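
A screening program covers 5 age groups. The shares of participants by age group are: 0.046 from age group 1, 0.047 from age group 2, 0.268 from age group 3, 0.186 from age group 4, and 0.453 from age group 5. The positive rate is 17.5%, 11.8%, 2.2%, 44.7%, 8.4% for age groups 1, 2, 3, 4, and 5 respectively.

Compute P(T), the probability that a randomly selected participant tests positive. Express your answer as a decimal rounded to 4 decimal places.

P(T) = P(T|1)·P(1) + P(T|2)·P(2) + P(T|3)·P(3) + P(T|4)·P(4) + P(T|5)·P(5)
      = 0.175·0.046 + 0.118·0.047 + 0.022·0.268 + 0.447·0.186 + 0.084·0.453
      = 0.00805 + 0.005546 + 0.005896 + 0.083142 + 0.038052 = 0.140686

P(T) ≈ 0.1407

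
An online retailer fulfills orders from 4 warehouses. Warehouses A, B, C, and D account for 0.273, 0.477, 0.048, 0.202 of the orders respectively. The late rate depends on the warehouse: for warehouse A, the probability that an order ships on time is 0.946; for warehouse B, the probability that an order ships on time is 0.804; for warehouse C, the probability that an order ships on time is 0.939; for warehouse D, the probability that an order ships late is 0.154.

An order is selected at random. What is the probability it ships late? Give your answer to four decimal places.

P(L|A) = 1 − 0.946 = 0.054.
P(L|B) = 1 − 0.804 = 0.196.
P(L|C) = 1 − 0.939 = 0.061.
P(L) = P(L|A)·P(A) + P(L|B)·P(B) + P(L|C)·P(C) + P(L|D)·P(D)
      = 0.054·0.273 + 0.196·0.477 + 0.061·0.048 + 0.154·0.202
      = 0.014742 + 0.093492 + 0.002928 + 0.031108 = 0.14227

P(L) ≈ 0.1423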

────

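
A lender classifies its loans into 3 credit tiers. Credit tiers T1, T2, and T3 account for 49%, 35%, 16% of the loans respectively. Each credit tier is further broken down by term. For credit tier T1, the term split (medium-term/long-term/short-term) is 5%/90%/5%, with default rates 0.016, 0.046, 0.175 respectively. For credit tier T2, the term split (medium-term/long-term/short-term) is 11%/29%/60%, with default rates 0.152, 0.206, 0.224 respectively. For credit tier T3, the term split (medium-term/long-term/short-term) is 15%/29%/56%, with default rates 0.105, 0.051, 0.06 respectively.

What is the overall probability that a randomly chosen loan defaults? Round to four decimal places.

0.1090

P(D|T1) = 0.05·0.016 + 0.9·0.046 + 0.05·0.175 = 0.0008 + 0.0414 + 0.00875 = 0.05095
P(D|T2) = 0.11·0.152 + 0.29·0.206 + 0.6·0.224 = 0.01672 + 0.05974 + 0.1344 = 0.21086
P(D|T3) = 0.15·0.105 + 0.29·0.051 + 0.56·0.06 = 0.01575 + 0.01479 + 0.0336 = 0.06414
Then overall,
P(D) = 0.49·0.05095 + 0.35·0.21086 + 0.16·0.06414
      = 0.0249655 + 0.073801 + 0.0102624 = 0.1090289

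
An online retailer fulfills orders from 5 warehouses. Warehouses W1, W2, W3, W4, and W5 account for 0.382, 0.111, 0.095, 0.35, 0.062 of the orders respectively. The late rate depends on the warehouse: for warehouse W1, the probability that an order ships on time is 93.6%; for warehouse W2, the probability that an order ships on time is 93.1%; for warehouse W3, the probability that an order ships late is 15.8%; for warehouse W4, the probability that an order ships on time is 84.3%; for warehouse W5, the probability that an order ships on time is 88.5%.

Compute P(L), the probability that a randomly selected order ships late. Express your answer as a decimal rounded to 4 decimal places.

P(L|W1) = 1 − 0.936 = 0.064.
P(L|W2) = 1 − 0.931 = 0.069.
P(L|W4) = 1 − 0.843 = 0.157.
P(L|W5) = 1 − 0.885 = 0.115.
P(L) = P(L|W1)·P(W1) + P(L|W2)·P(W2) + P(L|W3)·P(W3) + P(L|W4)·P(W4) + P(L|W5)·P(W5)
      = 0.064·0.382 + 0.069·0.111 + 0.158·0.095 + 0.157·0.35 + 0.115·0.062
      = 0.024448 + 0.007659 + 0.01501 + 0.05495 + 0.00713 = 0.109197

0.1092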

────

Work item
Out of the data above, set down the lines from the one with "Compute P(T), the" to the one with "An online retailer fulfills orders from 4", both included, exactly as written and with no additions.

Answer section
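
Compute P(T), the probability that a randomly selected participant tests positive. Express your answer as a decimal rounded to 4 decimal places.

P(T) = P(T|1)·P(1) + P(T|2)·P(2) + P(T|3)·P(3) + P(T|4)·P(4) + P(T|5)·P(5)
      = 0.175·0.046 + 0.118·0.047 + 0.022·0.268 + 0.447·0.186 + 0.084·0.453
      = 0.00805 + 0.005546 + 0.005896 + 0.083142 + 0.038052 = 0.140686

P(T) ≈ 0.1407

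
An online retailer fulfills orders from 4 warehouses. Warehouses A, B, C, and D account for 0.273, 0.477, 0.048, 0.202 of the orders respectively. The late rate depends on the warehouse: for warehouse A, the probability that an order ships on time is 0.946; for warehouse B, the probability that an order ships on time is 0.804; for warehouse C, the probability that an order ships on time is 0.939; for warehouse D, the probability that an order ships late is 0.154.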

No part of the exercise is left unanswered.